[Stored data]
==*==

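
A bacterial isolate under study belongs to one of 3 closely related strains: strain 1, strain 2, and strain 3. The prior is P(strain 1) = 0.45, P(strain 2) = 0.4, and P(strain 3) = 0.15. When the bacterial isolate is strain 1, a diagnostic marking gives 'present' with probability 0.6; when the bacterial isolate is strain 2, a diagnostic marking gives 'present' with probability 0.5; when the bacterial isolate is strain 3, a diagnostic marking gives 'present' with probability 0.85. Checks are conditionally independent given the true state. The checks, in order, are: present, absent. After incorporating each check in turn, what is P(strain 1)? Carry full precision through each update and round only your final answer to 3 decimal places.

After 'present': normaliser = 0.6·0.4500 + 0.5·0.4000 + 0.85·0.1500; P(strain 1) ≈ 0.4519, P(strain 2) ≈ 0.3347, P(strain 3) ≈ 0.2134
After 'absent': normaliser = 0.4·0.4519 + 0.5·0.3347 + 0.15·0.2134; P(strain 1) ≈ 0.4755, P(strain 2) ≈ 0.4403, P(strain 3) ≈ 0.0842

0.476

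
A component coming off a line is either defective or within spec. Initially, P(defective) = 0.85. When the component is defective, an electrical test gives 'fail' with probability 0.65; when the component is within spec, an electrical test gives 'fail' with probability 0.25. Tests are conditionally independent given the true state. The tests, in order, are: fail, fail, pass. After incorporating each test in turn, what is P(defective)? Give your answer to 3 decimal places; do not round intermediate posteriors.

0.947

After 'fail': P(defective) = 0.65·0.8500 / (0.65·0.8500 + 0.25·0.1500) ≈ 0.9364
After 'fail': P(defective) = 0.65·0.9364 / (0.65·0.9364 + 0.25·0.0636) ≈ 0.9746
After 'pass': P(defective) = 0.35·0.9746 / (0.35·0.9746 + 0.75·0.0254) ≈ 0.9470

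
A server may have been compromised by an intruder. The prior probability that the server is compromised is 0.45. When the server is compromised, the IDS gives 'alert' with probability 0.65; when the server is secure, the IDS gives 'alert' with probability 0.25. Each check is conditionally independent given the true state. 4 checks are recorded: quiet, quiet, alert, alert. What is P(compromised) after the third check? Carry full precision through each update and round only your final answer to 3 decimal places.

0.317

Apply Bayes' rule sequentially, carrying P(compromised) forward.
After 'quiet': P(compromised) = 0.35·0.4500 / (0.35·0.4500 + 0.75·0.5500) ≈ 0.2763
After 'quiet': P(compromised) = 0.35·0.2763 / (0.35·0.2763 + 0.75·0.7237) ≈ 0.1512
After 'alert': P(compromised) = 0.65·0.1512 / (0.65·0.1512 + 0.25·0.8488) ≈ 0.3166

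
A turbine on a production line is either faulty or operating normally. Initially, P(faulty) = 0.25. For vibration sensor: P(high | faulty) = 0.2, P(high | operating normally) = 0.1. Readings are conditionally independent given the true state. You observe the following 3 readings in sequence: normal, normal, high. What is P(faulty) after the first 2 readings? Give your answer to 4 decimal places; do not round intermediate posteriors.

0.2085

After 'normal': P(faulty) = 0.8·0.2500 / (0.8·0.2500 + 0.9·0.7500) ≈ 0.2286
After 'normal': P(faulty) = 0.8·0.2286 / (0.8·0.2286 + 0.9·0.7714) ≈ 0.2085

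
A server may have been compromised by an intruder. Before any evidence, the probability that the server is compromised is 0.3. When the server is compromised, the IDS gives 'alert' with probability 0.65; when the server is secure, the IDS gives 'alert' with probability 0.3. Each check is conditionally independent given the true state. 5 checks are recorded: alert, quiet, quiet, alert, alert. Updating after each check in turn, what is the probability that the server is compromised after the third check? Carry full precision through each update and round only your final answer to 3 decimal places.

After 'alert': P(compromised) = 0.65·0.3000 / (0.65·0.3000 + 0.3·0.7000) ≈ 0.4815
After 'quiet': P(compromised) = 0.35·0.4815 / (0.35·0.4815 + 0.7·0.5185) ≈ 0.3171
After 'quiet': P(compromised) = 0.35·0.3171 / (0.35·0.3171 + 0.7·0.6829) ≈ 0.1884

0.188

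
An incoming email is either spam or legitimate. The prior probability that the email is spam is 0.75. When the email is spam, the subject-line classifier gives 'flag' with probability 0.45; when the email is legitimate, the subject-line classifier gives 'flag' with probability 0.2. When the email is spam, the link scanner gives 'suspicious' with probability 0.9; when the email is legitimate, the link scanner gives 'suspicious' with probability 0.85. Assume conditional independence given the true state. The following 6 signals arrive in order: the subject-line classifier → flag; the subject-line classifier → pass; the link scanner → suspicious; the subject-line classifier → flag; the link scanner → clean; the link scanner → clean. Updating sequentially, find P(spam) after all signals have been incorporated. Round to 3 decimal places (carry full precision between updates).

0.831

Each posterior becomes the prior for the next update.
After the subject-line classifier='flag': P(spam) = 0.45·0.7500 / (0.45·0.7500 + 0.2·0.2500) ≈ 0.8710
After the subject-line classifier='pass': P(spam) = 0.55·0.8710 / (0.55·0.8710 + 0.8·0.1290) ≈ 0.8227
After the link scanner='suspicious': P(spam) = 0.9·0.8227 / (0.9·0.8227 + 0.85·0.1773) ≈ 0.8309
After the subject-line classifier='flag': P(spam) = 0.45·0.8309 / (0.45·0.8309 + 0.2·0.1691) ≈ 0.9171
After the link scanner='clean': P(spam) = 0.1·0.9171 / (0.1·0.9171 + 0.15·0.0829) ≈ 0.8805
After the link scanner='clean': P(spam) = 0.1·0.8805 / (0.1·0.8805 + 0.15·0.1195) ≈ 0.8309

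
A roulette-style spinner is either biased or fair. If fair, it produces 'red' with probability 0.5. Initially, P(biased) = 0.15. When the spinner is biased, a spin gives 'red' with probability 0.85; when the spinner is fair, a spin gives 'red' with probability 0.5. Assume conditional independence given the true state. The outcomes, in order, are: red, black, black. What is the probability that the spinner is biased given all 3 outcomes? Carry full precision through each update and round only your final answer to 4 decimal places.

Apply Bayes' rule sequentially, carrying P(biased) forward.
After 'red': P(biased) = 0.85·0.1500 / (0.85·0.1500 + 0.5·0.8500) ≈ 0.2308
After 'black': P(biased) = 0.15·0.2308 / (0.15·0.2308 + 0.5·0.7692) ≈ 0.0826
After 'black': P(biased) = 0.15·0.0826 / (0.15·0.0826 + 0.5·0.9174) ≈ 0.0263

0.0263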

==*==

(Activity) Print all records shown above, word for word.

(Task response)
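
A bacterial isolate under study belongs to one of 3 closely related strains: strain 1, strain 2, and strain 3. The prior is P(strain 1) = 0.45, P(strain 2) = 0.4, and P(strain 3) = 0.15. When the bacterial isolate is strain 1, a diagnostic marking gives 'present' with probability 0.6; when the bacterial isolate is strain 2, a diagnostic marking gives 'present' with probability 0.5; when the bacterial isolate is strain 3, a diagnostic marking gives 'present' with probability 0.85. Checks are conditionally independent given the true state. The checks, in order, are: present, absent. After incorporating each check in turn, what is P(strain 1)? Carry full precision through each update and round only your final answer to 3 decimal places.

After 'present': normaliser = 0.6·0.4500 + 0.5·0.4000 + 0.85·0.1500; P(strain 1) ≈ 0.4519, P(strain 2) ≈ 0.3347, P(strain 3) ≈ 0.2134
After 'absent': normaliser = 0.4·0.4519 + 0.5·0.3347 + 0.15·0.2134; P(strain 1) ≈ 0.4755, P(strain 2) ≈ 0.4403, P(strain 3) ≈ 0.0842

0.476

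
A component coming off a line is either defective or within spec. Initially, P(defective) = 0.85. When the component is defective, an electrical test gives 'fail' with probability 0.65; when the component is within spec, an electrical test gives 'fail' with probability 0.25. Tests are conditionally independent given the true state. The tests, in order, are: fail, fail, pass. After incorporating each test in turn, what is P(defective)? Give your answer to 3 decimal places; do not round intermediate posteriors.

0.947

After 'fail': P(defective) = 0.65·0.8500 / (0.65·0.8500 + 0.25·0.1500) ≈ 0.9364
After 'fail': P(defective) = 0.65·0.9364 / (0.65·0.9364 + 0.25·0.0636) ≈ 0.9746
After 'pass': P(defective) = 0.35·0.9746 / (0.35·0.9746 + 0.75·0.0254) ≈ 0.9470

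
A server may have been compromised by an intruder. The prior probability that the server is compromised is 0.45. When the server is compromised, the IDS gives 'alert' with probability 0.65; when the server is secure, the IDS gives 'alert' with probability 0.25. Each check is conditionally independent given the true state. 4 checks are recorded: quiet, quiet, alert, alert. What is P(compromised) after the third check? Carry full precision through each update and round only your final answer to 3 decimal places.

0.317

Apply Bayes' rule sequentially, carrying P(compromised) forward.
After 'quiet': P(compromised) = 0.35·0.4500 / (0.35·0.4500 + 0.75·0.5500) ≈ 0.2763
After 'quiet': P(compromised) = 0.35·0.2763 / (0.35·0.2763 + 0.75·0.7237) ≈ 0.1512
After 'alert': P(compromised) = 0.65·0.1512 / (0.65·0.1512 + 0.25·0.8488) ≈ 0.3166

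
A turbine on a production line is either faulty or operating normally. Initially, P(faulty) = 0.25. For vibration sensor: P(high | faulty) = 0.2, P(high | operating normally) = 0.1. Readings are conditionally independent given the true state. You observe the following 3 readings in sequence: normal, normal, high. What is P(faulty) after the first 2 readings? Give your answer to 4 decimal places; do not round intermediate posteriors.

0.2085

After 'normal': P(faulty) = 0.8·0.2500 / (0.8·0.2500 + 0.9·0.7500) ≈ 0.2286
After 'normal': P(faulty) = 0.8·0.2286 / (0.8·0.2286 + 0.9·0.7714) ≈ 0.2085

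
A server may have been compromised by an intruder. Before any evidence, the probability that the server is compromised is 0.3. When the server is compromised, the IDS gives 'alert' with probability 0.65; when the server is secure, the IDS gives 'alert' with probability 0.3. Each check is conditionally independent given the true state. 5 checks are recorded: alert, quiet, quiet, alert, alert. Updating after each check in turn, what is the probability that the server is compromised after the third check? Carry full precision through each update and round only your final answer to 3 decimal places.

After 'alert': P(compromised) = 0.65·0.3000 / (0.65·0.3000 + 0.3·0.7000) ≈ 0.4815
After 'quiet': P(compromised) = 0.35·0.4815 / (0.35·0.4815 + 0.7·0.5185) ≈ 0.3171
After 'quiet': P(compromised) = 0.35·0.3171 / (0.35·0.3171 + 0.7·0.6829) ≈ 0.1884

0.188

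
An incoming email is either spam or legitimate. The prior probability that the email is spam is 0.75. When the email is spam, the subject-line classifier gives 'flag' with probability 0.45; when the email is legitimate, the subject-line classifier gives 'flag' with probability 0.2. When the email is spam, the link scanner gives 'suspicious' with probability 0.9; when the email is legitimate, the link scanner gives 'suspicious' with probability 0.85. Assume conditional independence given the true state. The following 6 signals arrive in order: the subject-line classifier → flag; the subject-line classifier → pass; the link scanner → suspicious; the subject-line classifier → flag; the link scanner → clean; the link scanner → clean. Updating sequentially, find P(spam) after all signals have been incorporated. Round to 3 decimal places (carry full precision between updates).

0.831

Each posterior becomes the prior for the next update.
After the subject-line classifier='flag': P(spam) = 0.45·0.7500 / (0.45·0.7500 + 0.2·0.2500) ≈ 0.8710
After the subject-line classifier='pass': P(spam) = 0.55·0.8710 / (0.55·0.8710 + 0.8·0.1290) ≈ 0.8227
After the link scanner='suspicious': P(spam) = 0.9·0.8227 / (0.9·0.8227 + 0.85·0.1773) ≈ 0.8309
After the subject-line classifier='flag': P(spam) = 0.45·0.8309 / (0.45·0.8309 + 0.2·0.1691) ≈ 0.9171
After the link scanner='clean': P(spam) = 0.1·0.9171 / (0.1·0.9171 + 0.15·0.0829) ≈ 0.8805
After the link scanner='clean': P(spam) = 0.1·0.8805 / (0.1·0.8805 + 0.15·0.1195) ≈ 0.8309

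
A roulette-style spinner is either biased or fair. If fair, it produces 'red' with probability 0.5. Initially, P(biased) = 0.15. When the spinner is biased, a spin gives 'red' with probability 0.85; when the spinner is fair, a spin gives 'red' with probability 0.5. Assume conditional independence given the true state. The outcomes, in order, are: red, black, black. What is the probability that the spinner is biased given all 3 outcomes? Carry full precision through each update and round only your final answer to 4 decimal places.

Apply Bayes' rule sequentially, carrying P(biased) forward.
After 'red': P(biased) = 0.85·0.1500 / (0.85·0.1500 + 0.5·0.8500) ≈ 0.2308
After 'black': P(biased) = 0.15·0.2308 / (0.15·0.2308 + 0.5·0.7692) ≈ 0.0826
After 'black': P(biased) = 0.15·0.0826 / (0.15·0.0826 + 0.5·0.9174) ≈ 0.0263

0.0263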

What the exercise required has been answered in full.